# [Assignment]
Reproduce each line from the first in the data through the line that contains "Conventions: angles are" exactly; give nothing else.

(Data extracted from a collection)
====================
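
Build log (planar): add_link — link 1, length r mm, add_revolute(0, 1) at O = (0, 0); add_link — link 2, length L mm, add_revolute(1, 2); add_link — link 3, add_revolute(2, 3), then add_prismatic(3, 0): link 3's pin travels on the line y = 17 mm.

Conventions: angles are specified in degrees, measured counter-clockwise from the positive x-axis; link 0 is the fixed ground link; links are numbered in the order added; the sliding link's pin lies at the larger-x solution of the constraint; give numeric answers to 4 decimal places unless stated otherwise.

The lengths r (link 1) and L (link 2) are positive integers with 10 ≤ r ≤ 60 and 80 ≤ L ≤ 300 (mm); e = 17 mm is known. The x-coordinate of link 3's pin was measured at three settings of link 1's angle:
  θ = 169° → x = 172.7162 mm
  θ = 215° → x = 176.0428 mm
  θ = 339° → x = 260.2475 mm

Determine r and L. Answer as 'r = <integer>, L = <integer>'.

constraint per measurement: (x − r cos θ)² + (r sin θ − e)² = L²
subtracting the θ₁ and θ₂ equations cancels the r² and L² terms:
r = (x₁² − x₂²) / (2[(x₁cos θ₁ + e sin θ₁) − (x₂cos θ₂ + e sin θ₂)]) = 46.9993 → r = 47
L² = (x₁ − r cos θ₁)² + (r sin θ₁ − e)² = 47961.0072 → L = 219.0000 → L = 219
check at θ₃=339°: x = 260.2475 (printed 260.2475) ✓

r = 47, L = 219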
====================
# [Answer to the exercise]
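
Build log (planar): add_link — link 1, length r mm, add_revolute(0, 1) at O = (0, 0); add_link — link 2, length L mm, add_revolute(1, 2); add_link — link 3, add_revolute(2, 3), then add_prismatic(3, 0): link 3's pin travels on the line y = 17 mm.

Conventions: angles are specified in degrees, measured counter-clockwise from the positive x-axis; link 0 is the fixed ground link; links are numbered in the order added; the sliding link's pin lies at the larger-x solution of the constraint; give numeric answers to 4 decimal places unless stated otherwise.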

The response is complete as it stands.